** Extracted records follows **

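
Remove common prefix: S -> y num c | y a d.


Common prefix: 'y'
Factored: S -> y S', S' -> num c | a d


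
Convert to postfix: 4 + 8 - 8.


Left to right (same or higher precedence on left)
Postfix: 4 8 + 8 -


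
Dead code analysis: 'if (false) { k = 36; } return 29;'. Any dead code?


condition is constant false, so the whole block is unreachable
Dead: 'if (false) { k = 36; }'


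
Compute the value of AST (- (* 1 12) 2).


Evaluate inner: (* 1 12) = 12
Evaluate root: (- 12 2) = 10
Result: 10


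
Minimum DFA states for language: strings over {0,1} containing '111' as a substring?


KMP-style automaton: 3 progress states + 1 absorbing accept = 4
Minimal DFA: 4 states


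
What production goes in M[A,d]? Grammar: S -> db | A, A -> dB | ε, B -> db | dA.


For [A, d]: 'd' ∈ FIRST(dB)
Entry: A -> dB


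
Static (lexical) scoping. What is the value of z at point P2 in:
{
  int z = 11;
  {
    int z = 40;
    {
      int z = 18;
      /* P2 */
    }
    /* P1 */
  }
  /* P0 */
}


z declared in the same block as P2
z = 18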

** End of Extracted records **

# [Task]
All of the material must be given again without any change.

# [Answer to this task]
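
Remove common prefix: S -> y num c | y a d.


Common prefix: 'y'
Factored: S -> y S', S' -> num c | a d


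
Convert to postfix: 4 + 8 - 8.


Left to right (same or higher precedence on left)
Postfix: 4 8 + 8 -


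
Dead code analysis: 'if (false) { k = 36; } return 29;'. Any dead code?


condition is constant false, so the whole block is unreachable
Dead: 'if (false) { k = 36; }'


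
Compute the value of AST (- (* 1 12) 2).


Evaluate inner: (* 1 12) = 12
Evaluate root: (- 12 2) = 10
Result: 10


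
Minimum DFA states for language: strings over {0,1} containing '111' as a substring?


KMP-style automaton: 3 progress states + 1 absorbing accept = 4
Minimal DFA: 4 states


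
What production goes in M[A,d]? Grammar: S -> db | A, A -> dB | ε, B -> db | dA.


For [A, d]: 'd' ∈ FIRST(dB)
Entry: A -> dB


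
Static (lexical) scoping. What is the value of z at point P2 in:
{
  int z = 11;
  {
    int z = 40;
    {
      int z = 18;
      /* P2 */
    }
    /* P1 */
  }
  /* P0 */
}


z declared in the same block as P2
z = 18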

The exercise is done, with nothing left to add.